[Collected data]
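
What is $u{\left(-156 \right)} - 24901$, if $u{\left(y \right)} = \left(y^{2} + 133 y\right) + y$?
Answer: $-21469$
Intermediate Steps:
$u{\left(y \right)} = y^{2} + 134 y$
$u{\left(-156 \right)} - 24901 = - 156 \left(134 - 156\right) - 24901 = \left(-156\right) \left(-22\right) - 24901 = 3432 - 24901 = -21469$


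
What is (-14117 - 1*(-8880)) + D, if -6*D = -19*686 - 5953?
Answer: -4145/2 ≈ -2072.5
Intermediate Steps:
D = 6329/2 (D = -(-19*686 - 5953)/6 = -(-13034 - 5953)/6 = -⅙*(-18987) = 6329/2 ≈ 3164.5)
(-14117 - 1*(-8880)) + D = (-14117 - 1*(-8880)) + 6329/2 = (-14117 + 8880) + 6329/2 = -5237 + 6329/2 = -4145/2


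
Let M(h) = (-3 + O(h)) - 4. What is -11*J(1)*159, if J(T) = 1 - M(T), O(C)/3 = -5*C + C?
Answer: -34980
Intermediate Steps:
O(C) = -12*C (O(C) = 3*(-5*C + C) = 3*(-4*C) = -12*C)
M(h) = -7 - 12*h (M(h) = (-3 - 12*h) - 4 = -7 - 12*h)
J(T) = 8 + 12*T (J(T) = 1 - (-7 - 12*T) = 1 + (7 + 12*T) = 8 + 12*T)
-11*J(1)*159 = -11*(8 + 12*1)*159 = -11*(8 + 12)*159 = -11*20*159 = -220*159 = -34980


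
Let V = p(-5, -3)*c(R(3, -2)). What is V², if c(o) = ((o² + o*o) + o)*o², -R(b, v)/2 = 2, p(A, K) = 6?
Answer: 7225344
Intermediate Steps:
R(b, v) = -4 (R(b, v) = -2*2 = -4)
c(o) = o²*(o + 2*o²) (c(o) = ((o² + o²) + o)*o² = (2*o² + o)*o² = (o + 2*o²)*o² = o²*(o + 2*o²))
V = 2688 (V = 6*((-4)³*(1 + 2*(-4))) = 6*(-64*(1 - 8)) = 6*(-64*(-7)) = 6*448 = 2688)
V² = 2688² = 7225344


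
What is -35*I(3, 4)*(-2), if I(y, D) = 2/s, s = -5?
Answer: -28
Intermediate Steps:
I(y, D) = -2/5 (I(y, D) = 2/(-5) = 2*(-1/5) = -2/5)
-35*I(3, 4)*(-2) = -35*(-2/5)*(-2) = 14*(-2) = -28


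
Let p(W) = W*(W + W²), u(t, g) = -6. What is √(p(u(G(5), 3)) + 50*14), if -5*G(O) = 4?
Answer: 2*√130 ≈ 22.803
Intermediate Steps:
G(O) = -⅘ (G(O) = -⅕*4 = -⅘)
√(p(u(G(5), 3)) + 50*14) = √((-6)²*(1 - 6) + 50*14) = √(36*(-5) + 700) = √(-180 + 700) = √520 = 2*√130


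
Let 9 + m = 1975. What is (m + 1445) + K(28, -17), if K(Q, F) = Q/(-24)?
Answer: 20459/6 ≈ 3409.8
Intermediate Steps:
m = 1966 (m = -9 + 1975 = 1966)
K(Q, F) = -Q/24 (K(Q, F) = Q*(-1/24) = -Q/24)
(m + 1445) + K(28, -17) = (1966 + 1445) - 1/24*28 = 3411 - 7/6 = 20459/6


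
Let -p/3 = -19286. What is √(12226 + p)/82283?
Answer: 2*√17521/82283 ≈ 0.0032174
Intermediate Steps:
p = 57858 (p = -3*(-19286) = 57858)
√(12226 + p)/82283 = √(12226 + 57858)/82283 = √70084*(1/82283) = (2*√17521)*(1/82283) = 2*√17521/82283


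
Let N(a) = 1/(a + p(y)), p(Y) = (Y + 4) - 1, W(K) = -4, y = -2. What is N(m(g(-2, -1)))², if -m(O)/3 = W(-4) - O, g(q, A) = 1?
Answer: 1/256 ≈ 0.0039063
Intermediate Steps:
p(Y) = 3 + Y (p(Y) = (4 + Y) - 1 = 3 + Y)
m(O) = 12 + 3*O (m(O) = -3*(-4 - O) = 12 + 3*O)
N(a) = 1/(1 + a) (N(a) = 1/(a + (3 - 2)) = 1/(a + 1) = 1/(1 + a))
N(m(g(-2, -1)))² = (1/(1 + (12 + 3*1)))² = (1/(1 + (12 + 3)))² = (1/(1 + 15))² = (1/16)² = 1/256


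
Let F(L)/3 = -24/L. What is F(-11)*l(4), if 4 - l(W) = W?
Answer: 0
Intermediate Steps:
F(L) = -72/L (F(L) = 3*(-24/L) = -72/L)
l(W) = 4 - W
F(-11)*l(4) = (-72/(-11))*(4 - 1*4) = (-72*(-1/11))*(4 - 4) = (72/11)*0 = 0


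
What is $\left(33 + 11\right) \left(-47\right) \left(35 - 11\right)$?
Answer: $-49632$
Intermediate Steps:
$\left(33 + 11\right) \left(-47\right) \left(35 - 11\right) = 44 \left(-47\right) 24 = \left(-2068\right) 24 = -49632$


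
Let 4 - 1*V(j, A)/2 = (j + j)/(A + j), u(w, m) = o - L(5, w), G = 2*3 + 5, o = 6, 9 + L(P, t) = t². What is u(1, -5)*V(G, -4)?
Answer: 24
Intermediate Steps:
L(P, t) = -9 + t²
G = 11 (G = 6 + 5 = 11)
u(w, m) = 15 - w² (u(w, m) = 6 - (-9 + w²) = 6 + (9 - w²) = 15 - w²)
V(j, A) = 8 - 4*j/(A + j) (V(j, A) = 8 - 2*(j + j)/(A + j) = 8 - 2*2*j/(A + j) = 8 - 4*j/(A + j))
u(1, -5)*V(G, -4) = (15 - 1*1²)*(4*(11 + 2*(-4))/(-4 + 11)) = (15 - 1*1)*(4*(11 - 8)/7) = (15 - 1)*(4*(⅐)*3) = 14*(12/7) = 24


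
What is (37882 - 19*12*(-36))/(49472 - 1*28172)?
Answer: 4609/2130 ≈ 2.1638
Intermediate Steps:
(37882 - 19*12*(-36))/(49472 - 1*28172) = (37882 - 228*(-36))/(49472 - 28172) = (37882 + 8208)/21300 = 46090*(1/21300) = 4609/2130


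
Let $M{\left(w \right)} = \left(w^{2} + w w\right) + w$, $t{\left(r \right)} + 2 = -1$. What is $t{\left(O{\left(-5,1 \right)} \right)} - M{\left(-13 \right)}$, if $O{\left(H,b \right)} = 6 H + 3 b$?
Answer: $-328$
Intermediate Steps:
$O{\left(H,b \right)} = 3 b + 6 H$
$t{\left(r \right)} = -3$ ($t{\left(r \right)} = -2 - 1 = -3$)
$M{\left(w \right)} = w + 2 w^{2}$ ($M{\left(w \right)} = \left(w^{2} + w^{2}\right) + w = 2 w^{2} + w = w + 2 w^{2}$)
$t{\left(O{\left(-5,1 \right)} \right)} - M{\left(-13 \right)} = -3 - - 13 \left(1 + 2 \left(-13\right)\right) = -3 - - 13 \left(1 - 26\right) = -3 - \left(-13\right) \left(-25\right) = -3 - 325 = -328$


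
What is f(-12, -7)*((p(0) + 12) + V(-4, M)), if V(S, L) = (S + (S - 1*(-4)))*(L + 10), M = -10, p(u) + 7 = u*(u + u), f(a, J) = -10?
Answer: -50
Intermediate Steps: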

◆ **What is being asked**: Which lines belong in the answer? Exactly those from the first line of the entries through the line holding "Answer: 7225344", inclusive, copied unchanged.

◆ **Worked solution**:
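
What is $u{\left(-156 \right)} - 24901$, if $u{\left(y \right)} = \left(y^{2} + 133 y\right) + y$?
Answer: $-21469$
Intermediate Steps:
$u{\left(y \right)} = y^{2} + 134 y$
$u{\left(-156 \right)} - 24901 = - 156 \left(134 - 156\right) - 24901 = \left(-156\right) \left(-22\right) - 24901 = 3432 - 24901 = -21469$


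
What is (-14117 - 1*(-8880)) + D, if -6*D = -19*686 - 5953?
Answer: -4145/2 ≈ -2072.5
Intermediate Steps:
D = 6329/2 (D = -(-19*686 - 5953)/6 = -(-13034 - 5953)/6 = -⅙*(-18987) = 6329/2 ≈ 3164.5)
(-14117 - 1*(-8880)) + D = (-14117 - 1*(-8880)) + 6329/2 = (-14117 + 8880) + 6329/2 = -5237 + 6329/2 = -4145/2


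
Let M(h) = (-3 + O(h)) - 4. What is -11*J(1)*159, if J(T) = 1 - M(T), O(C)/3 = -5*C + C?
Answer: -34980
Intermediate Steps:
O(C) = -12*C (O(C) = 3*(-5*C + C) = 3*(-4*C) = -12*C)
M(h) = -7 - 12*h (M(h) = (-3 - 12*h) - 4 = -7 - 12*h)
J(T) = 8 + 12*T (J(T) = 1 - (-7 - 12*T) = 1 + (7 + 12*T) = 8 + 12*T)
-11*J(1)*159 = -11*(8 + 12*1)*159 = -11*(8 + 12)*159 = -11*20*159 = -220*159 = -34980


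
Let V = p(-5, -3)*c(R(3, -2)). What is V², if c(o) = ((o² + o*o) + o)*o², -R(b, v)/2 = 2, p(A, K) = 6?
Answer: 7225344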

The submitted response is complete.